■ **Problem details**
Restate the last part of the records below word for word, beginning at the line with "What is the" and ending at the final line.

-- Records provided follows --

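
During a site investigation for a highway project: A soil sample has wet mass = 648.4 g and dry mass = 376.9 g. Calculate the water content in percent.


Result: 72.04 %

Derivation:
Using w = (m_wet - m_dry) / m_dry * 100
m_wet - m_dry = 648.4 - 376.9 = 271.5 g
w = 271.5 / 376.9 * 100
w = 72.04 %


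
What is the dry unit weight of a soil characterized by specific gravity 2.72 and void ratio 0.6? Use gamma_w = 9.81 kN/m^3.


Using gamma_d = Gs * gamma_w / (1 + e)
gamma_d = 2.72 * 9.81 / (1 + 0.6)
gamma_d = 2.72 * 9.81 / 1.6
gamma_d = 16.677 kN/m^3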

-- Records provided concluded --

■ **Completed exercise**
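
What is the dry unit weight of a soil characterized by specific gravity 2.72 and void ratio 0.6? Use gamma_w = 9.81 kN/m^3.


Using gamma_d = Gs * gamma_w / (1 + e)
gamma_d = 2.72 * 9.81 / (1 + 0.6)
gamma_d = 2.72 * 9.81 / 1.6
gamma_d = 16.677 kN/m^3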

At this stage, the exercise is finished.